[Data provided]
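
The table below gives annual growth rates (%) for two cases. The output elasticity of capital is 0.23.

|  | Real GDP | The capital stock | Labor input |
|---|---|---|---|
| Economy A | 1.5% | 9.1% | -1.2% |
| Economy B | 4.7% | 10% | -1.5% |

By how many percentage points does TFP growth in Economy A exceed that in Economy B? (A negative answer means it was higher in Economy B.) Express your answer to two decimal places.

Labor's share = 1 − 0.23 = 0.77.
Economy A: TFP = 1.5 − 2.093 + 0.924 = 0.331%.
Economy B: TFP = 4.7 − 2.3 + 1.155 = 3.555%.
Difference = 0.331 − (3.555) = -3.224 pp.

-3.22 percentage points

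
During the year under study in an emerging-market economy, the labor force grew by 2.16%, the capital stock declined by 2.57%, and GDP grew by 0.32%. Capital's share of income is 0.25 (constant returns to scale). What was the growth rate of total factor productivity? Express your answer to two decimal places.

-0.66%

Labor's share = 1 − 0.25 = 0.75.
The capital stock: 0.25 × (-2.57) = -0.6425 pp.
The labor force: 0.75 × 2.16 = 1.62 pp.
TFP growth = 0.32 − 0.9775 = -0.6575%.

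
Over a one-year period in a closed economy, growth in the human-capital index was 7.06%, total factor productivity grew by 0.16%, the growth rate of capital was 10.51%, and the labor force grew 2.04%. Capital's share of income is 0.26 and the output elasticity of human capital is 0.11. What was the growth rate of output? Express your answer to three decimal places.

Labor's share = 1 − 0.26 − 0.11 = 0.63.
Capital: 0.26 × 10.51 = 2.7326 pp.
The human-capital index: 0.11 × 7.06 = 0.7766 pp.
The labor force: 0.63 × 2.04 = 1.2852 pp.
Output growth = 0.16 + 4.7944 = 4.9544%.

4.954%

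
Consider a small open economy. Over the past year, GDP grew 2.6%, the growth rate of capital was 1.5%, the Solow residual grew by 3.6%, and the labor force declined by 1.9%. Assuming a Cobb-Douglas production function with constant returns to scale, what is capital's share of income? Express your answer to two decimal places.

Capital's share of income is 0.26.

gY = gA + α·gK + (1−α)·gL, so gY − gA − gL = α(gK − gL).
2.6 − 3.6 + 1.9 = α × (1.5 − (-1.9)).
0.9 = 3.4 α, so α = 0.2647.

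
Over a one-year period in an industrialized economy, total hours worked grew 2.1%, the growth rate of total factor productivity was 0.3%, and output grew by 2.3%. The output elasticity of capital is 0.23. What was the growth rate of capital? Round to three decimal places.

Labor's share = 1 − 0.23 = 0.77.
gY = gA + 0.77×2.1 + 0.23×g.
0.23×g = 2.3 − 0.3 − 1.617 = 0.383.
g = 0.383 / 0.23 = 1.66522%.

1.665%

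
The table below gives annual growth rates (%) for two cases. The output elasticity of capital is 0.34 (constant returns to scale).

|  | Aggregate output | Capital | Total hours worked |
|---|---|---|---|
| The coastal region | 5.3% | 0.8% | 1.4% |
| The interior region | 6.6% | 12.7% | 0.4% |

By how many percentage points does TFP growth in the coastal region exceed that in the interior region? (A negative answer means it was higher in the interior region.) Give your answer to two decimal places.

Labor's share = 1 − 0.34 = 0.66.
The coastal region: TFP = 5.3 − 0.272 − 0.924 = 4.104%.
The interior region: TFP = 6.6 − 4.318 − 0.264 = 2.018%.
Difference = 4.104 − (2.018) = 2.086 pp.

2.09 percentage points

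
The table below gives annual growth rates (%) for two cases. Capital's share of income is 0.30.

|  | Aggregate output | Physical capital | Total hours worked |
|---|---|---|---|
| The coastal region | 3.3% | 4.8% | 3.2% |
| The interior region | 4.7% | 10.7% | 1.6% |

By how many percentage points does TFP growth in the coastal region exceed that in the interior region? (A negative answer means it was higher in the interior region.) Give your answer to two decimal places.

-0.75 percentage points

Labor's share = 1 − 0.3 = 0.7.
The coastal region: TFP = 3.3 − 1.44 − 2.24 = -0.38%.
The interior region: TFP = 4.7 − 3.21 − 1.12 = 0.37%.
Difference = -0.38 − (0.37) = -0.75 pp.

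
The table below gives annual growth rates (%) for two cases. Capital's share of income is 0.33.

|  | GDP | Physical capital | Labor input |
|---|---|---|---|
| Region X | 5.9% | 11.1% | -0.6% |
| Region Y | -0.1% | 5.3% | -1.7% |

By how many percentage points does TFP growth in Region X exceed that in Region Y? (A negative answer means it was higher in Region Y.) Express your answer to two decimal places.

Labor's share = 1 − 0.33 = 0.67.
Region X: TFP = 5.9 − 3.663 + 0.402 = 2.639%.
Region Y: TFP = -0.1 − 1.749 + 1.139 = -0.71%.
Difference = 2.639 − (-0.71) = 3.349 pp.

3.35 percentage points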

[What needs to be done] From the records above, copy out the line with "Physical capital | Total hours worked |", the line with "-0.1% | 5.3% | -1.7% |", and every line between them, word for word.

[Task response]
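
|  | Aggregate output | Physical capital | Total hours worked |
|---|---|---|---|
| The coastal region | 3.3% | 4.8% | 3.2% |
| The interior region | 4.7% | 10.7% | 1.6% |

By how many percentage points does TFP growth in the coastal region exceed that in the interior region? (A negative answer means it was higher in the interior region.) Give your answer to two decimal places.

-0.75 percentage points

Labor's share = 1 − 0.3 = 0.7.
The coastal region: TFP = 3.3 − 1.44 − 2.24 = -0.38%.
The interior region: TFP = 4.7 − 3.21 − 1.12 = 0.37%.
Difference = -0.38 − (0.37) = -0.75 pp.

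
The table below gives annual growth rates (%) for two cases. Capital's share of income is 0.33.

|  | GDP | Physical capital | Labor input |
|---|---|---|---|
| Region X | 5.9% | 11.1% | -0.6% |
| Region Y | -0.1% | 5.3% | -1.7% |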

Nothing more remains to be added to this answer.